Answer with the exact lines of the following material from the one containing "(A) C(C(C#C)CO)C(SC)CCO" through the one containing "(C) c1c(nc(C(=O)O)nc1C(=O)C)SC", both end lines included.
▬▬▬▬▬▬
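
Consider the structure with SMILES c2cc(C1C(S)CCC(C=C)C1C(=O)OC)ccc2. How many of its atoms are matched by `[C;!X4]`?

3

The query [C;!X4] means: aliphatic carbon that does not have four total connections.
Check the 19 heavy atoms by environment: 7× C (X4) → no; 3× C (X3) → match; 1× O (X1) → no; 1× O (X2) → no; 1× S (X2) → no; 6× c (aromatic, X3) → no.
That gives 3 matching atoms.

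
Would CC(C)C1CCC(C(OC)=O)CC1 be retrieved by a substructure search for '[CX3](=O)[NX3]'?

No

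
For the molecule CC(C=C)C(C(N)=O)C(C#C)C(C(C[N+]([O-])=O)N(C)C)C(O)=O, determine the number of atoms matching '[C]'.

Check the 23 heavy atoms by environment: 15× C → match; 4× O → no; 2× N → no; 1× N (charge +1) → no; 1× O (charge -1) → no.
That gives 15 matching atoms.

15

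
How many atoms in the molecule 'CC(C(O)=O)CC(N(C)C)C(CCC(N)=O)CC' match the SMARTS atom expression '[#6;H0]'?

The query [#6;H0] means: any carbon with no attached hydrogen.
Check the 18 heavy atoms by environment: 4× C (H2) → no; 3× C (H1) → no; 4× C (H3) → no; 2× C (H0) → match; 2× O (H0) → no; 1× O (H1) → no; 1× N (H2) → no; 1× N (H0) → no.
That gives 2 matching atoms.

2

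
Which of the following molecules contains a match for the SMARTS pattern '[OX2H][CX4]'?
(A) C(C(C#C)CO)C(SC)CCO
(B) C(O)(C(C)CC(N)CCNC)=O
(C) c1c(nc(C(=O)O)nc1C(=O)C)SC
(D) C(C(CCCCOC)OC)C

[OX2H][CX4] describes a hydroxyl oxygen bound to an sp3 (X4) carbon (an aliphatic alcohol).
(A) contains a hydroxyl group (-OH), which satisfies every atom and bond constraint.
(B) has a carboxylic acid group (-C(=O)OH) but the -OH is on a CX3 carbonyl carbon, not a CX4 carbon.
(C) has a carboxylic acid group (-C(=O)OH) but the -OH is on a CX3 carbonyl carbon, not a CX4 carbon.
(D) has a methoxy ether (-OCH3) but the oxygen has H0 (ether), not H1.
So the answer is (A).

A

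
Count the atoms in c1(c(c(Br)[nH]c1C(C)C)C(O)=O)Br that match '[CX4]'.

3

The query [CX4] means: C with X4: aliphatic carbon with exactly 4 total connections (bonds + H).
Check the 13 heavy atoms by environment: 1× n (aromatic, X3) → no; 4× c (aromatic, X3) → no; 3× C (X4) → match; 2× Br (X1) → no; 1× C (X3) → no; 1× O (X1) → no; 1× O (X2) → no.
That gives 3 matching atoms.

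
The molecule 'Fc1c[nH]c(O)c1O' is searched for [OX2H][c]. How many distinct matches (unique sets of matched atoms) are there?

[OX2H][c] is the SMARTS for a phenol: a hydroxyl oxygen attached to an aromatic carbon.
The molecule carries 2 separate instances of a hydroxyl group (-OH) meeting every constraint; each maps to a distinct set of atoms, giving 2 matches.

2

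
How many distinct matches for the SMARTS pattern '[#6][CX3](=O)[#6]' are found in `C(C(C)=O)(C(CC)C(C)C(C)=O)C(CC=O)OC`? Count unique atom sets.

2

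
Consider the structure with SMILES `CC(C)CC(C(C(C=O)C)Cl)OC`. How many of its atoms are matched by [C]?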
▬▬▬▬▬▬
# [Answer section]
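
(A) C(C(C#C)CO)C(SC)CCO
(B) C(O)(C(C)CC(N)CCNC)=O
(C) c1c(nc(C(=O)O)nc1C(=O)C)SC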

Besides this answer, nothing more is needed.